=== INSTRUCTIONS FOR THE TASK ===
Report back every line in the data that includes the string "with".

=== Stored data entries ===
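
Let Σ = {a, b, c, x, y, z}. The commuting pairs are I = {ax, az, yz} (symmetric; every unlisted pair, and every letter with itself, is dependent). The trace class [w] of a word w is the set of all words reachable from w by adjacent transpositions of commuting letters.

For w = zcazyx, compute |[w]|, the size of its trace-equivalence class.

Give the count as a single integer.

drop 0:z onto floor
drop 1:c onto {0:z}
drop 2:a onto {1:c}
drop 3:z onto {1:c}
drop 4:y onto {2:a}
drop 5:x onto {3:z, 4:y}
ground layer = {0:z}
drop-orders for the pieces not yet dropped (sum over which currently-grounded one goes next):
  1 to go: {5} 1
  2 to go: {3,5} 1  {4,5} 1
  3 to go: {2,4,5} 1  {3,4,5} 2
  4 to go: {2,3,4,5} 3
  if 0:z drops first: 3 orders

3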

---

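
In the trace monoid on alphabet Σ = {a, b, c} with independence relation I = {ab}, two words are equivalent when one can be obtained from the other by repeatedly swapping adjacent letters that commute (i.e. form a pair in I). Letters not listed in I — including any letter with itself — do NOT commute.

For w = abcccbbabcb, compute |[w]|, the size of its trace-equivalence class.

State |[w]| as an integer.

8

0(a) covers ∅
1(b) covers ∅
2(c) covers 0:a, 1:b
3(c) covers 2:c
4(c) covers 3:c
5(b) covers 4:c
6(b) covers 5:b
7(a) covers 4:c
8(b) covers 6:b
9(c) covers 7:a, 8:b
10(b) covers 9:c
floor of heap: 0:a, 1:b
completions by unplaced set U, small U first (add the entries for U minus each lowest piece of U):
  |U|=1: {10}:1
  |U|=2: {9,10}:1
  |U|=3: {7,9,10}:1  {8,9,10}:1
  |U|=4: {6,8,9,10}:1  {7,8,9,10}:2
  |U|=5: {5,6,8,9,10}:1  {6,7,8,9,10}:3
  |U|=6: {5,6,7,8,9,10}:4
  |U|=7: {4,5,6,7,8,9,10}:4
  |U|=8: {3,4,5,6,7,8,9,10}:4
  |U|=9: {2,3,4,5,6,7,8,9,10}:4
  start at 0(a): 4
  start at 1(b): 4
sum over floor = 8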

=== REPLY ===
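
Let Σ = {a, b, c, x, y, z}. The commuting pairs are I = {ax, az, yz} (symmetric; every unlisted pair, and every letter with itself, is dependent). The trace class [w] of a word w is the set of all words reachable from w by adjacent transpositions of commuting letters.
In the trace monoid on alphabet Σ = {a, b, c} with independence relation I = {ab}, two words are equivalent when one can be obtained from the other by repeatedly swapping adjacent letters that commute (i.e. form a pair in I). Letters not listed in I — including any letter with itself — do NOT commute.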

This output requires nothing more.